THE PROBLEM:
Repeat exactly the lines that run from the one containing "How many times does Wednesday" to the end of the data, and leave out all others.

[Records from a collection]
________

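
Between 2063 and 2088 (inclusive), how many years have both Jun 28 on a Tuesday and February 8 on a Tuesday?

Check each year's weekday for Jun 28 and February 8:
  2063: Thu/Thu  2064: Sat/Fri  2065: Sun/Sun  2066: Mon/Mon  2067: Tue/Tue ✓  2068: Thu/Wed  2069: Fri/Fri  2070: Sat/Sat  2071: Sun/Sun  2072: Tue/Mon  2073: Wed/Wed  2074: Thu/Thu  2075: Fri/Fri  2076: Sun/Sat  2077: Mon/Mon  2078: Tue/Tue ✓  2079: Wed/Wed  2080: Fri/Thu  2081: Sat/Sat  2082: Sun/Sun  2083: Mon/Mon  2084: Wed/Tue  2085: Thu/Thu  2086: Fri/Fri  2087: Sat/Sat  2088: Mon/Sun
Both conditions hold in: 2067, 2078 — 2.

2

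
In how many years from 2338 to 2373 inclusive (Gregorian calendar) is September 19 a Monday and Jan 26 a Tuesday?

1

Check each year's weekday for September 19 and Jan 26:
  2338: Mon/Wed  2339: Tue/Thu  2340: Thu/Fri  2341: Fri/Sun  2342: Sat/Mon  2343: Sun/Tue  2344: Tue/Wed  2345: Wed/Fri  2346: Thu/Sat  2347: Fri/Sun  2348: Sun/Mon  2349: Mon/Wed  2350: Tue/Thu  2351: Wed/Fri  …(8 more)…  2360: Mon/Tue ✓  2361: Tue/Thu  2362: Wed/Fri  2363: Thu/Sat  2364: Sat/Sun  2365: Sun/Tue  2366: Mon/Wed  2367: Tue/Thu  2368: Thu/Fri  2369: Fri/Sun  2370: Sat/Mon  2371: Sun/Tue  2372: Tue/Wed  2373: Wed/Fri
Both conditions hold in: 2360 — 1.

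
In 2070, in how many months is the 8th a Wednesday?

2

Check the 8th of each month of 2070: Jan 8: Wed, Feb 8: Sat, Mar 8: Sat, Apr 8: Tue, May 8: Thu, Jun 8: Sun, Jul 8: Tue, Aug 8: Fri, Sep 8: Mon, Oct 8: Wed, Nov 8: Sat, Dec 8: Mon.
Wednesday occurs in January, October — 2 months.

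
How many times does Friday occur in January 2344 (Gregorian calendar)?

4

January 2344 has 31 days and begins on Saturday.
The first Friday is January 7.
Fridays fall on 7, 14, 21, 28 — that's 4.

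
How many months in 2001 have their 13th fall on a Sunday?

Check the 13th of each month of 2001: Jan 13: Sat, Feb 13: Tue, Mar 13: Tue, Apr 13: Fri, May 13: Sun, Jun 13: Wed, Jul 13: Fri, Aug 13: Mon, Sep 13: Thu, Oct 13: Sat, Nov 13: Tue, Dec 13: Thu.
Sunday occurs in May — 1 month.

1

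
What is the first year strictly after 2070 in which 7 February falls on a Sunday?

From one year to the next, a fixed date's weekday advances by 1, or by 2 when a Feb 29 lies between the two dates.
2070: February 7 is Friday.
2071: Saturday (+1)
2072: Sunday (+1)
7 February falls on a Sunday in 2072.

2072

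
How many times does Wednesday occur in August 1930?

4

August 1930 has 31 days and begins on Friday.
The first Wednesday is August 6.
Wednesdays fall on 6, 13, 20, 27 — that's 4.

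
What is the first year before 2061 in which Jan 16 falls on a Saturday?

2055

From one year to the next, a fixed date's weekday advances by 1, or by 2 when a Feb 29 lies between the two dates.
2061: January 16 is Sunday.
2060: Friday (−2)
2059: Thursday (−1)
2058: Wednesday (−1)
2057: Tuesday (−1)
2056: Sunday (−2)
2055: Saturday (−1)
Jan 16 falls on a Saturday in 2055.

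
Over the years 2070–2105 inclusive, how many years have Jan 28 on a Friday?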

________

RESPONSE TO THIS TASK:
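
How many times does Wednesday occur in August 1930?

4

August 1930 has 31 days and begins on Friday.
The first Wednesday is August 6.
Wednesdays fall on 6, 13, 20, 27 — that's 4.

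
What is the first year before 2061 in which Jan 16 falls on a Saturday?

2055

From one year to the next, a fixed date's weekday advances by 1, or by 2 when a Feb 29 lies between the two dates.
2061: January 16 is Sunday.
2060: Friday (−2)
2059: Thursday (−1)
2058: Wednesday (−1)
2057: Tuesday (−1)
2056: Sunday (−2)
2055: Saturday (−1)
Jan 16 falls on a Saturday in 2055.

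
Over the years 2070–2105 inclusive, how many years have Jan 28 on a Friday?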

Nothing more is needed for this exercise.